> [Action item]: Nothing outside the range below should be printed. Output exactly the lines from the line with "Mean difference d̄ = -4.3" to the line with "The population standard deviation is σ = 20.", both included.

(Saved data entries)
================
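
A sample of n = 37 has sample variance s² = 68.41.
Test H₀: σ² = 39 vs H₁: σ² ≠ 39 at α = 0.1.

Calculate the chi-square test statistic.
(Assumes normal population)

Answer: χ² = 63.1477, reject H₀

Derivation:
df = n - 1 = 36
χ² = (n-1)s²/σ₀² = 36×68.41/39 = 63.1477
Critical values: χ²_{0.95,36} = 23.269, χ²_{0.05,36} = 50.998
Rejection region: χ² < 23.269 or χ² > 50.998
Decision: reject H₀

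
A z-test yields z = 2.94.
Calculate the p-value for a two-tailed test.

Answer: p-value ≈ 0.0033

Derivation:
For z = 2.94:
p = 2×P(Z > |2.94|) = 2×(1 - Φ(2.94)) = 0.0033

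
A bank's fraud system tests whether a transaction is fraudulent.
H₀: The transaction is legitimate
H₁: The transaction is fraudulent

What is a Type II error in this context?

Type I error: rejecting H₀ when it is actually true (false positive).
Type II error: failing to reject H₀ when H₁ is actually true (false negative).

Answer: Allowing a fraudulent transaction to go through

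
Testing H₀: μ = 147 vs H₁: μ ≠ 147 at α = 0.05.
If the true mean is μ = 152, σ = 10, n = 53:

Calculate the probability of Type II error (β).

SE = σ/√n = 10/√53 = 1.3736
Critical values: μ₀ ± z_0.025×SE = 147 ± 1.960×1.3736
Acceptance region: (144.3077, 149.6923)
Under H₁ (μ = 152): z_high = (149.6923 - 152)/1.3736 = -1.6800, z_low = (144.3077 - 152)/1.3736 = -5.6001
β = P(not reject | H₁) = Φ(-1.6800) - Φ(-5.6001) ≈ 0.0465

Answer: β ≈ 0.0465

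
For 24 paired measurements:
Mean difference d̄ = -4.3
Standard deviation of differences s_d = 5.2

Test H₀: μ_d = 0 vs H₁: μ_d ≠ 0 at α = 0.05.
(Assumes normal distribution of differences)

Answer: t = -4.0513, reject H₀

Derivation:
df = n - 1 = 23
SE = s_d/√n = 5.2/√24 = 1.0614
t = d̄/SE = -4.3/1.0614 = -4.0513
Critical value: t_{0.025,23} = ±2.069
p-value ≈ 0.0005
Decision: reject H₀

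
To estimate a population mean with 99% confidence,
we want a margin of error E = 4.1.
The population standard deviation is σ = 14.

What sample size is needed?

Answer: n = 78

Derivation:
z_0.005 = 2.576
n = (z×σ/E)² = (2.576×14/4.1)²
n = 77.3713
Round up: n = 78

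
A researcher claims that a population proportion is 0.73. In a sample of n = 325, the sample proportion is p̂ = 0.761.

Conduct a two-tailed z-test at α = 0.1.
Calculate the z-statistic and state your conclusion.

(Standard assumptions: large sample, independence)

H₀: p = 0.73, H₁: p ≠ 0.73
Standard error: SE = √(p₀(1-p₀)/n) = √(0.73×0.27/325) = 0.024626
z-statistic: z = (p̂ - p₀)/SE = (0.761 - 0.73)/0.024626 = 1.2588
Critical value: z_0.05 = ±1.645
p-value = 0.2081
Decision: fail to reject H₀ at α = 0.1

Answer: z = 1.2588, fail to reject H₀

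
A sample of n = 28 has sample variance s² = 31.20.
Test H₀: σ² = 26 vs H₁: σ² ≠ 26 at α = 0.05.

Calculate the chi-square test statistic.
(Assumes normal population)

df = n - 1 = 27
χ² = (n-1)s²/σ₀² = 27×31.20/26 = 32.4000
Critical values: χ²_{0.975,27} = 14.573, χ²_{0.025,27} = 43.195
Rejection region: χ² < 14.573 or χ² > 43.195
Decision: fail to reject H₀

Answer: χ² = 32.4000, fail to reject H₀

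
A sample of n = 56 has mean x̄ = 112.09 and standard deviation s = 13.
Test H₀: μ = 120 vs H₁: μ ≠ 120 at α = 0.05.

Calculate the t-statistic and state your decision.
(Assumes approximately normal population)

Answer: t = -4.5533, reject H₀

Derivation:
df = n - 1 = 55
SE = s/√n = 13/√56 = 1.7372
t = (x̄ - μ₀)/SE = (112.09 - 120)/1.7372 = -4.5533
Critical value: t_{0.025,55} = ±2.004
p-value < 0.0001
Decision: reject H₀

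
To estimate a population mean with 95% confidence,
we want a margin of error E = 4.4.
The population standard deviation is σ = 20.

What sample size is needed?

z_0.025 = 1.960
n = (z×σ/E)² = (1.960×20/4.4)²
n = 79.3719
Round up: n = 80

Answer: n = 80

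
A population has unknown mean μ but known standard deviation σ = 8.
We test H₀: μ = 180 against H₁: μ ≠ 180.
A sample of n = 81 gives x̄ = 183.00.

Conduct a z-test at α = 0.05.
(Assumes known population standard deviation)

Standard error: SE = σ/√n = 8/√81 = 0.8889
z-statistic: z = (x̄ - μ₀)/SE = (183.00 - 180)/0.8889 = 3.3750
Critical value: ±1.960
p-value = 0.0007
Decision: reject H₀

Answer: z = 3.3750, reject H₀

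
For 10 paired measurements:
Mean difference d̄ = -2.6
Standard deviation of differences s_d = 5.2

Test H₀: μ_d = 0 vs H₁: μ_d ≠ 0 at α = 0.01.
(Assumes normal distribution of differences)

df = n - 1 = 9
SE = s_d/√n = 5.2/√10 = 1.6444
t = d̄/SE = -2.6/1.6444 = -1.5811
Critical value: t_{0.005,9} = ±3.250
p-value ≈ 0.1483
Decision: fail to reject H₀

Answer: t = -1.5811, fail to reject H₀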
================
> [Result of the exercise]:
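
Mean difference d̄ = -4.3
Standard deviation of differences s_d = 5.2

Test H₀: μ_d = 0 vs H₁: μ_d ≠ 0 at α = 0.05.
(Assumes normal distribution of differences)

Answer: t = -4.0513, reject H₀

Derivation:
df = n - 1 = 23
SE = s_d/√n = 5.2/√24 = 1.0614
t = d̄/SE = -4.3/1.0614 = -4.0513
Critical value: t_{0.025,23} = ±2.069
p-value ≈ 0.0005
Decision: reject H₀

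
To estimate a population mean with 99% confidence,
we want a margin of error E = 4.1.
The population standard deviation is σ = 14.

What sample size is needed?

Answer: n = 78

Derivation:
z_0.005 = 2.576
n = (z×σ/E)² = (2.576×14/4.1)²
n = 77.3713
Round up: n = 78

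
A researcher claims that a population proportion is 0.73. In a sample of n = 325, the sample proportion is p̂ = 0.761.

Conduct a two-tailed z-test at α = 0.1.
Calculate the z-statistic and state your conclusion.

(Standard assumptions: large sample, independence)

H₀: p = 0.73, H₁: p ≠ 0.73
Standard error: SE = √(p₀(1-p₀)/n) = √(0.73×0.27/325) = 0.024626
z-statistic: z = (p̂ - p₀)/SE = (0.761 - 0.73)/0.024626 = 1.2588
Critical value: z_0.05 = ±1.645
p-value = 0.2081
Decision: fail to reject H₀ at α = 0.1

Answer: z = 1.2588, fail to reject H₀

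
A sample of n = 28 has sample variance s² = 31.20.
Test H₀: σ² = 26 vs H₁: σ² ≠ 26 at α = 0.05.

Calculate the chi-square test statistic.
(Assumes normal population)

df = n - 1 = 27
χ² = (n-1)s²/σ₀² = 27×31.20/26 = 32.4000
Critical values: χ²_{0.975,27} = 14.573, χ²_{0.025,27} = 43.195
Rejection region: χ² < 14.573 or χ² > 43.195
Decision: fail to reject H₀

Answer: χ² = 32.4000, fail to reject H₀

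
A sample of n = 56 has mean x̄ = 112.09 and standard deviation s = 13.
Test H₀: μ = 120 vs H₁: μ ≠ 120 at α = 0.05.

Calculate the t-statistic and state your decision.
(Assumes approximately normal population)

Answer: t = -4.5533, reject H₀

Derivation:
df = n - 1 = 55
SE = s/√n = 13/√56 = 1.7372
t = (x̄ - μ₀)/SE = (112.09 - 120)/1.7372 = -4.5533
Critical value: t_{0.025,55} = ±2.004
p-value < 0.0001
Decision: reject H₀

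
To estimate a population mean with 95% confidence,
we want a margin of error E = 4.4.
The population standard deviation is σ = 20.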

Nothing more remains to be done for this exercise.